EXERCISE DETAILS:
Treat the line containing "Find the first 3" as the first line and the final line of the material below as the last; reproduce that range exactly.

Start of Block

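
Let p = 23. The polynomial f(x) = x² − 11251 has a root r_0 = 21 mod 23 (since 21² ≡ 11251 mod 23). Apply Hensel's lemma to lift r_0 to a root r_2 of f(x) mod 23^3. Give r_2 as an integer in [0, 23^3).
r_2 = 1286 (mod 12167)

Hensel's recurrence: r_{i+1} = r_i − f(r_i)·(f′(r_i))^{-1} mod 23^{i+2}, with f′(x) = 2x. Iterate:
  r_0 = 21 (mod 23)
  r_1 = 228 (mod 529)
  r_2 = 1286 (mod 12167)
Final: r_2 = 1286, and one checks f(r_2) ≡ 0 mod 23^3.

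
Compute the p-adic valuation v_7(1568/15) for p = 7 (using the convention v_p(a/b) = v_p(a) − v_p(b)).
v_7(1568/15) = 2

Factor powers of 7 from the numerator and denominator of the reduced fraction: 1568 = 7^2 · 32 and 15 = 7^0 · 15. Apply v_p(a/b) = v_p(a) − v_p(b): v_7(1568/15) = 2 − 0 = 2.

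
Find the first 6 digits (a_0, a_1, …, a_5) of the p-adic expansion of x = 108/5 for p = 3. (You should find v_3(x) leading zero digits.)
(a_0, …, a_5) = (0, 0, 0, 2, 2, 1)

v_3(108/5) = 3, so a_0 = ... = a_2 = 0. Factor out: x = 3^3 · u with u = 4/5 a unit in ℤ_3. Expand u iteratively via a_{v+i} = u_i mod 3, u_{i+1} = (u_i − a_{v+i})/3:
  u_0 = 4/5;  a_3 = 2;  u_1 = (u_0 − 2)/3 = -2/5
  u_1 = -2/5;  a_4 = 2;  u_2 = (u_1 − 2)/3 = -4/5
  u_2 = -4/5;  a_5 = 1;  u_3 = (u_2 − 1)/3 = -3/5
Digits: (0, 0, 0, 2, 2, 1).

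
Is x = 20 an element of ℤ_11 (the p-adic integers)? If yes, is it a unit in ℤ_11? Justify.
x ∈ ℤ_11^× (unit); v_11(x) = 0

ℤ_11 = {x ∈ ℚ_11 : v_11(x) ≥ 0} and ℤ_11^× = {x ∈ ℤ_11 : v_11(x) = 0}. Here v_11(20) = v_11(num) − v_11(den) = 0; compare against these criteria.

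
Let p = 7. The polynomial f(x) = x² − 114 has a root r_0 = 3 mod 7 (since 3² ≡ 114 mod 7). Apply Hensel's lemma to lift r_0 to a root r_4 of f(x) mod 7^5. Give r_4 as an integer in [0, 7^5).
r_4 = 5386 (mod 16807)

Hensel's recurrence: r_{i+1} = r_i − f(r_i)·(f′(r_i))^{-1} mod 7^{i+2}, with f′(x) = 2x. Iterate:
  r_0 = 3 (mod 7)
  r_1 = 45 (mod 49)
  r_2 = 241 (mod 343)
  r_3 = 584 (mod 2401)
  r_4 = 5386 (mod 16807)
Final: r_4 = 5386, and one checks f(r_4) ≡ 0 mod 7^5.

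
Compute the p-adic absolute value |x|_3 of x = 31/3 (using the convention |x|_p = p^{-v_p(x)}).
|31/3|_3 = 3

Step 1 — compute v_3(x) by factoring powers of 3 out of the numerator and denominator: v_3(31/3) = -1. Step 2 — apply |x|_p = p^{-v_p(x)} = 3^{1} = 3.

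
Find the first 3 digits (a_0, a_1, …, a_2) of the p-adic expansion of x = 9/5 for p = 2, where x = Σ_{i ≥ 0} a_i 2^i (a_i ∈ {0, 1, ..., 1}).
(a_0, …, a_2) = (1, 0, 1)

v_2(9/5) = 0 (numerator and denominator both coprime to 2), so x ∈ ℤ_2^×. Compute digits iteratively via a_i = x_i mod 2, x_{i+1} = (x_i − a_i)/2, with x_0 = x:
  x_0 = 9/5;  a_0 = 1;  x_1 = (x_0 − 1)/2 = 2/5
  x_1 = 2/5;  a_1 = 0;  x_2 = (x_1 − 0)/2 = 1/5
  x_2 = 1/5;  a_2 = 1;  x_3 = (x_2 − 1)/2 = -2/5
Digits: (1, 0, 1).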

End of Block

ANSWER TO THIS TASK:
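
Find the first 3 digits (a_0, a_1, …, a_2) of the p-adic expansion of x = 9/5 for p = 2, where x = Σ_{i ≥ 0} a_i 2^i (a_i ∈ {0, 1, ..., 1}).
(a_0, …, a_2) = (1, 0, 1)

v_2(9/5) = 0 (numerator and denominator both coprime to 2), so x ∈ ℤ_2^×. Compute digits iteratively via a_i = x_i mod 2, x_{i+1} = (x_i − a_i)/2, with x_0 = x:
  x_0 = 9/5;  a_0 = 1;  x_1 = (x_0 − 1)/2 = 2/5
  x_1 = 2/5;  a_1 = 0;  x_2 = (x_1 − 0)/2 = 1/5
  x_2 = 1/5;  a_2 = 1;  x_3 = (x_2 − 1)/2 = -2/5
Digits: (1, 0, 1).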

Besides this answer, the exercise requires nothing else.